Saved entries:
• • • • • • •

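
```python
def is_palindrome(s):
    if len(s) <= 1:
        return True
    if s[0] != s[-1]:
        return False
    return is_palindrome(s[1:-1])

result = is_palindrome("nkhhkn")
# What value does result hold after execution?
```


is_palindrome("nkhhkn")
"nkhhkn": s[0]='n' == s[-1]='n' -> is_palindrome("khhk")
"khhk": s[0]='k' == s[-1]='k' -> is_palindrome("hh")
"hh": s[0]='h' == s[-1]='h' -> is_palindrome("")
"": len <= 1 -> True
= True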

• • • • • • •

What is expected:
Your task is to copy every line in the entries that holds the string "return".

Solution:
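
        return True
        return False
    return is_palindrome(s[1:-1])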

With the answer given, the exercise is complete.